**EXERCISE PROMPT**:
Every entry is to be returned verbatim.

**DATASET CONTENT**:
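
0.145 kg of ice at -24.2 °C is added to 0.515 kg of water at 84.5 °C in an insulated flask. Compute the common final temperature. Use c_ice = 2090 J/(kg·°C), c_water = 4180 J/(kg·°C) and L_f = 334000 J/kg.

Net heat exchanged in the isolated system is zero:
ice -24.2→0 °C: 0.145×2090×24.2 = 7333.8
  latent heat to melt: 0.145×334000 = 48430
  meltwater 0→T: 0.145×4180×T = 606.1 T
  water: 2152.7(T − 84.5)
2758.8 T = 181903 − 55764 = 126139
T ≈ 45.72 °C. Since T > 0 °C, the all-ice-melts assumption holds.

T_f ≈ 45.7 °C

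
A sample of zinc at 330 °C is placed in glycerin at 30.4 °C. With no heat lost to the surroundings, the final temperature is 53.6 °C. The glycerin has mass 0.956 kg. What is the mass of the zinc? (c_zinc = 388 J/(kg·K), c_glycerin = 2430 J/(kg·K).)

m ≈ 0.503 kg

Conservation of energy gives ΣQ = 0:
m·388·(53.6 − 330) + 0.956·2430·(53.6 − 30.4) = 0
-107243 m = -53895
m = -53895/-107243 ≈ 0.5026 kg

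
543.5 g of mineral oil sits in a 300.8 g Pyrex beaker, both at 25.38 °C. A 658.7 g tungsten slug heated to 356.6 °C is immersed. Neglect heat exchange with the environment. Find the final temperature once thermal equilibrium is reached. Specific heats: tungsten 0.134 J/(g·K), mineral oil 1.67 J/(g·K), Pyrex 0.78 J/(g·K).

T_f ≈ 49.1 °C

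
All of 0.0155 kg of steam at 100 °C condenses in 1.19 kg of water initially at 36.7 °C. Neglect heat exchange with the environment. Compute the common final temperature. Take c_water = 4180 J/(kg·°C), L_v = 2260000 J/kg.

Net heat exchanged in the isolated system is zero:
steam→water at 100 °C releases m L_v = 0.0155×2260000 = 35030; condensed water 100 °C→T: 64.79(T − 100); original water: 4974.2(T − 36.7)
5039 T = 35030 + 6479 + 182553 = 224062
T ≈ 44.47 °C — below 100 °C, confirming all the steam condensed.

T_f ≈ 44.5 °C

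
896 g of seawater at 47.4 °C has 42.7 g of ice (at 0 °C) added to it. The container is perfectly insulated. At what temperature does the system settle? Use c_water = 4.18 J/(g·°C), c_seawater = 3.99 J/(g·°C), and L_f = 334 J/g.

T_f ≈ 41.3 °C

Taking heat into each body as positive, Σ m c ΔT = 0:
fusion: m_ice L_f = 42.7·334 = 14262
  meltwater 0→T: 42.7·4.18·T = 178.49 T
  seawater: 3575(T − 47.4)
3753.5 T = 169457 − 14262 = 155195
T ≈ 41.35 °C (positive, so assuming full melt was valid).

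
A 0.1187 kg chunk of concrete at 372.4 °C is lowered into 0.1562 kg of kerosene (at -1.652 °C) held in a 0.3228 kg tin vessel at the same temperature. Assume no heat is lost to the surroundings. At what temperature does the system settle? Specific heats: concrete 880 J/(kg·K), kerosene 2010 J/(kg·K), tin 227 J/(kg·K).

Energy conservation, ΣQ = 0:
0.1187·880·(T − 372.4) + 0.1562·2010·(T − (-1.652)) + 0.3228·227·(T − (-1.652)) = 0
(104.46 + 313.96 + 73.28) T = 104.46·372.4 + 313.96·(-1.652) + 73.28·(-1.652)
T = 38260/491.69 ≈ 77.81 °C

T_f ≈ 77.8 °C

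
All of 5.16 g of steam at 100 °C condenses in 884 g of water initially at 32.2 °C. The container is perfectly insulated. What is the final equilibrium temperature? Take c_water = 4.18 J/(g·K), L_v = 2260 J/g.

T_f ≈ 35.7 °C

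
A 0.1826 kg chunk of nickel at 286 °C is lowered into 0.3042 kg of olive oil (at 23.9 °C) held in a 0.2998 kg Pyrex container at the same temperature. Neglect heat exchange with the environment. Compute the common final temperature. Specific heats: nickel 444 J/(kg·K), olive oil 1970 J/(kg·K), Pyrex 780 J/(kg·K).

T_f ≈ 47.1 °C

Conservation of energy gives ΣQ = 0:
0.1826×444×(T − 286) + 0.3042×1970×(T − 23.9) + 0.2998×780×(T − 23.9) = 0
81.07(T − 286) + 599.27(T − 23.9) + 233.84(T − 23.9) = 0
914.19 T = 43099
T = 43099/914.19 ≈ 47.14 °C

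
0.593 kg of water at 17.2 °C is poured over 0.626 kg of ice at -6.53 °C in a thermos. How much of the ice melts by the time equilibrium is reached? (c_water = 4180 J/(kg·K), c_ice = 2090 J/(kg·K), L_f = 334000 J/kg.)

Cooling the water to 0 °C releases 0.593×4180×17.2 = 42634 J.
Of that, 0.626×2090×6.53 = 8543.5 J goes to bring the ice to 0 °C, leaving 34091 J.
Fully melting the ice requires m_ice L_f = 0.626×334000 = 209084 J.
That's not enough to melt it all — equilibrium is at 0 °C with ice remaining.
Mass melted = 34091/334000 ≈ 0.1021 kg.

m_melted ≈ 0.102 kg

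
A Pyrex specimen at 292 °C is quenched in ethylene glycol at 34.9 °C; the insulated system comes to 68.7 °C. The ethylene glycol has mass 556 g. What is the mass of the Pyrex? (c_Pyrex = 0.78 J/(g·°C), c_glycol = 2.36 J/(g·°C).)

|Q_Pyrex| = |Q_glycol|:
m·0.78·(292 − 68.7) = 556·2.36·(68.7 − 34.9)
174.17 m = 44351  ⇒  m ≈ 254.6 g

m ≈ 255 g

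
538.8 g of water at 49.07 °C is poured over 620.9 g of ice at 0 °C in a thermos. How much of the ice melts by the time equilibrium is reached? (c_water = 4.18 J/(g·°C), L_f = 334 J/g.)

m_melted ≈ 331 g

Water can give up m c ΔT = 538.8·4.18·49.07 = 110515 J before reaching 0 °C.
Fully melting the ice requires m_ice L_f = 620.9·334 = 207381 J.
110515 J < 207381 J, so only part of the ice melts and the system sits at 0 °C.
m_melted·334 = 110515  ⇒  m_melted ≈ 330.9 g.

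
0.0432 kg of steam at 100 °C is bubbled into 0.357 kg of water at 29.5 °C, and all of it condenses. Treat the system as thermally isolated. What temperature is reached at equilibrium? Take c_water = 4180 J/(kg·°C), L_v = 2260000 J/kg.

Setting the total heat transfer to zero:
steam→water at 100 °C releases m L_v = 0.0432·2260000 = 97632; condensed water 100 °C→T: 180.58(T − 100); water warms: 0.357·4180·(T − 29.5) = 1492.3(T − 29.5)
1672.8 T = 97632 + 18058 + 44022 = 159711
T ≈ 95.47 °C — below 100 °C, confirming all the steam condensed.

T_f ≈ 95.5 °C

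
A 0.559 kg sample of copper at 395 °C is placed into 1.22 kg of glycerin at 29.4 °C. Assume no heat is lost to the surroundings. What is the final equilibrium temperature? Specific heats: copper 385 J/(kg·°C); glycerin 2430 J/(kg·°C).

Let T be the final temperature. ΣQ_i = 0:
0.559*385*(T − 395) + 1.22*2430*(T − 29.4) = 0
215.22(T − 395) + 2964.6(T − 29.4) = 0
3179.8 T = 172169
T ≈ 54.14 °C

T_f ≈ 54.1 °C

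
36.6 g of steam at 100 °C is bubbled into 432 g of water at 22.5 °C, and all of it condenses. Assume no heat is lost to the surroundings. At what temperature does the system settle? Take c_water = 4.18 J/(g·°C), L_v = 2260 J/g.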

**FINISHED TASK**:
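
0.145 kg of ice at -24.2 °C is added to 0.515 kg of water at 84.5 °C in an insulated flask. Compute the common final temperature. Use c_ice = 2090 J/(kg·°C), c_water = 4180 J/(kg·°C) and L_f = 334000 J/kg.

Net heat exchanged in the isolated system is zero:
ice -24.2→0 °C: 0.145×2090×24.2 = 7333.8
  latent heat to melt: 0.145×334000 = 48430
  meltwater 0→T: 0.145×4180×T = 606.1 T
  water: 2152.7(T − 84.5)
2758.8 T = 181903 − 55764 = 126139
T ≈ 45.72 °C. Since T > 0 °C, the all-ice-melts assumption holds.

T_f ≈ 45.7 °C

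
A sample of zinc at 330 °C is placed in glycerin at 30.4 °C. With no heat lost to the surroundings, the final temperature is 53.6 °C. The glycerin has mass 0.956 kg. What is the mass of the zinc? (c_zinc = 388 J/(kg·K), c_glycerin = 2430 J/(kg·K).)

m ≈ 0.503 kg

Conservation of energy gives ΣQ = 0:
m·388·(53.6 − 330) + 0.956·2430·(53.6 − 30.4) = 0
-107243 m = -53895
m = -53895/-107243 ≈ 0.5026 kg

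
543.5 g of mineral oil sits in a 300.8 g Pyrex beaker, both at 25.38 °C. A 658.7 g tungsten slug heated to 356.6 °C is immersed. Neglect heat exchange with the environment. Find the final temperature once thermal equilibrium is reached. Specific heats: tungsten 0.134 J/(g·K), mineral oil 1.67 J/(g·K), Pyrex 0.78 J/(g·K).

T_f ≈ 49.1 °C

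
All of 0.0155 kg of steam at 100 °C condenses in 1.19 kg of water initially at 36.7 °C. Neglect heat exchange with the environment. Compute the common final temperature. Take c_water = 4180 J/(kg·°C), L_v = 2260000 J/kg.

Net heat exchanged in the isolated system is zero:
steam→water at 100 °C releases m L_v = 0.0155×2260000 = 35030; condensed water 100 °C→T: 64.79(T − 100); original water: 4974.2(T − 36.7)
5039 T = 35030 + 6479 + 182553 = 224062
T ≈ 44.47 °C — below 100 °C, confirming all the steam condensed.

T_f ≈ 44.5 °C

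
896 g of seawater at 47.4 °C has 42.7 g of ice (at 0 °C) added to it. The container is perfectly insulated. At what temperature does the system settle? Use c_water = 4.18 J/(g·°C), c_seawater = 3.99 J/(g·°C), and L_f = 334 J/g.

T_f ≈ 41.3 °C

Taking heat into each body as positive, Σ m c ΔT = 0:
fusion: m_ice L_f = 42.7·334 = 14262
  meltwater 0→T: 42.7·4.18·T = 178.49 T
  seawater: 3575(T − 47.4)
3753.5 T = 169457 − 14262 = 155195
T ≈ 41.35 °C (positive, so assuming full melt was valid).

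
A 0.1187 kg chunk of concrete at 372.4 °C is lowered into 0.1562 kg of kerosene (at -1.652 °C) held in a 0.3228 kg tin vessel at the same temperature. Assume no heat is lost to the surroundings. At what temperature does the system settle? Specific heats: concrete 880 J/(kg·K), kerosene 2010 J/(kg·K), tin 227 J/(kg·K).

Energy conservation, ΣQ = 0:
0.1187·880·(T − 372.4) + 0.1562·2010·(T − (-1.652)) + 0.3228·227·(T − (-1.652)) = 0
(104.46 + 313.96 + 73.28) T = 104.46·372.4 + 313.96·(-1.652) + 73.28·(-1.652)
T = 38260/491.69 ≈ 77.81 °C

T_f ≈ 77.8 °C

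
All of 5.16 g of steam at 100 °C condenses in 884 g of water initially at 32.2 °C. The container is perfectly insulated. What is the final equilibrium temperature? Take c_water = 4.18 J/(g·K), L_v = 2260 J/g.

T_f ≈ 35.7 °C

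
A 0.1826 kg chunk of nickel at 286 °C is lowered into 0.3042 kg of olive oil (at 23.9 °C) held in a 0.2998 kg Pyrex container at the same temperature. Neglect heat exchange with the environment. Compute the common final temperature. Specific heats: nickel 444 J/(kg·K), olive oil 1970 J/(kg·K), Pyrex 780 J/(kg·K).

T_f ≈ 47.1 °C

Conservation of energy gives ΣQ = 0:
0.1826×444×(T − 286) + 0.3042×1970×(T − 23.9) + 0.2998×780×(T − 23.9) = 0
81.07(T − 286) + 599.27(T − 23.9) + 233.84(T − 23.9) = 0
914.19 T = 43099
T = 43099/914.19 ≈ 47.14 °C

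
0.593 kg of water at 17.2 °C is poured over 0.626 kg of ice at -6.53 °C in a thermos. How much of the ice melts by the time equilibrium is reached? (c_water = 4180 J/(kg·K), c_ice = 2090 J/(kg·K), L_f = 334000 J/kg.)

Cooling the water to 0 °C releases 0.593×4180×17.2 = 42634 J.
Of that, 0.626×2090×6.53 = 8543.5 J goes to bring the ice to 0 °C, leaving 34091 J.
Fully melting the ice requires m_ice L_f = 0.626×334000 = 209084 J.
That's not enough to melt it all — equilibrium is at 0 °C with ice remaining.
Mass melted = 34091/334000 ≈ 0.1021 kg.

m_melted ≈ 0.102 kg

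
A Pyrex specimen at 292 °C is quenched in ethylene glycol at 34.9 °C; the insulated system comes to 68.7 °C. The ethylene glycol has mass 556 g. What is the mass of the Pyrex? (c_Pyrex = 0.78 J/(g·°C), c_glycol = 2.36 J/(g·°C).)

|Q_Pyrex| = |Q_glycol|:
m·0.78·(292 − 68.7) = 556·2.36·(68.7 − 34.9)
174.17 m = 44351  ⇒  m ≈ 254.6 g

m ≈ 255 g

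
538.8 g of water at 49.07 °C is poured over 620.9 g of ice at 0 °C in a thermos. How much of the ice melts by the time equilibrium is reached? (c_water = 4.18 J/(g·°C), L_f = 334 J/g.)

m_melted ≈ 331 g

Water can give up m c ΔT = 538.8·4.18·49.07 = 110515 J before reaching 0 °C.
Fully melting the ice requires m_ice L_f = 620.9·334 = 207381 J.
110515 J < 207381 J, so only part of the ice melts and the system sits at 0 °C.
m_melted·334 = 110515  ⇒  m_melted ≈ 330.9 g.

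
0.0432 kg of steam at 100 °C is bubbled into 0.357 kg of water at 29.5 °C, and all of it condenses. Treat the system as thermally isolated. What temperature is reached at equilibrium? Take c_water = 4180 J/(kg·°C), L_v = 2260000 J/kg.

Setting the total heat transfer to zero:
steam→water at 100 °C releases m L_v = 0.0432·2260000 = 97632; condensed water 100 °C→T: 180.58(T − 100); water warms: 0.357·4180·(T − 29.5) = 1492.3(T − 29.5)
1672.8 T = 97632 + 18058 + 44022 = 159711
T ≈ 95.47 °C — below 100 °C, confirming all the steam condensed.

T_f ≈ 95.5 °C

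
A 0.559 kg sample of copper at 395 °C is placed into 1.22 kg of glycerin at 29.4 °C. Assume no heat is lost to the surroundings. What is the final equilibrium temperature? Specific heats: copper 385 J/(kg·°C); glycerin 2430 J/(kg·°C).

Let T be the final temperature. ΣQ_i = 0:
0.559*385*(T − 395) + 1.22*2430*(T − 29.4) = 0
215.22(T − 395) + 2964.6(T − 29.4) = 0
3179.8 T = 172169
T ≈ 54.14 °C

T_f ≈ 54.1 °C

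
36.6 g of steam at 100 °C is bubbled into 432 g of water at 22.5 °C, and all of it condenses. Assume no heat is lost to the surroundings. At what temperature does the system settle? Take c_water = 4.18 J/(g·°C), L_v = 2260 J/g.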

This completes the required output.